BEGIN

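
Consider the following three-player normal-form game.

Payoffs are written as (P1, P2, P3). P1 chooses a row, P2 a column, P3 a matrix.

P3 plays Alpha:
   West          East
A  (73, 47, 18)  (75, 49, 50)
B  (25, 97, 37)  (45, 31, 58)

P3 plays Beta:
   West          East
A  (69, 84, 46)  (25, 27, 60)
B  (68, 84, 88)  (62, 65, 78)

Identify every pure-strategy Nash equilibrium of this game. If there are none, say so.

Check each profile: it is a Nash equilibrium iff no player can strictly gain by switching unilaterally.
(A, West, Alpha): P2 can switch to East (47 → 49). Not NE.
(A, West, Beta): P1 gets 69, best alternative 68; P2 gets 84, best alternative 27; P3 gets 46, best alternative 18. No profitable deviation — NE.
(A, East, Alpha): P3 can switch to Beta (50 → 60). Not NE.
(A, East, Beta): P1 can switch to B (25 → 62). Not NE.
(B, West, Alpha): P1 can switch to A (25 → 73). Not NE.
(B, West, Beta): P1 can switch to A (68 → 69). Not NE.
(B, East, Alpha): P1 can switch to A (45 → 75). Not NE.
(The remaining 1 profile has a profitable deviation by the same check.)

Pure NE: (A, West, Beta)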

END

- **EXERCISE OBJECTIVE**
Restate the material exactly, from its opening line to its closing one.

- **PROBLEM SOLUTION**
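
Consider the following three-player normal-form game.

Payoffs are written as (P1, P2, P3). P1 chooses a row, P2 a column, P3 a matrix.

P3 plays Alpha:
   West          East
A  (73, 47, 18)  (75, 49, 50)
B  (25, 97, 37)  (45, 31, 58)

P3 plays Beta:
   West          East
A  (69, 84, 46)  (25, 27, 60)
B  (68, 84, 88)  (62, 65, 78)

Identify every pure-strategy Nash equilibrium of this game. If there are none, say so.

Check each profile: it is a Nash equilibrium iff no player can strictly gain by switching unilaterally.
(A, West, Alpha): P2 can switch to East (47 → 49). Not NE.
(A, West, Beta): P1 gets 69, best alternative 68; P2 gets 84, best alternative 27; P3 gets 46, best alternative 18. No profitable deviation — NE.
(A, East, Alpha): P3 can switch to Beta (50 → 60). Not NE.
(A, East, Beta): P1 can switch to B (25 → 62). Not NE.
(B, West, Alpha): P1 can switch to A (25 → 73). Not NE.
(B, West, Beta): P1 can switch to A (68 → 69). Not NE.
(B, East, Alpha): P1 can switch to A (45 → 75). Not NE.
(The remaining 1 profile has a profitable deviation by the same check.)

Pure NE: (A, West, Beta)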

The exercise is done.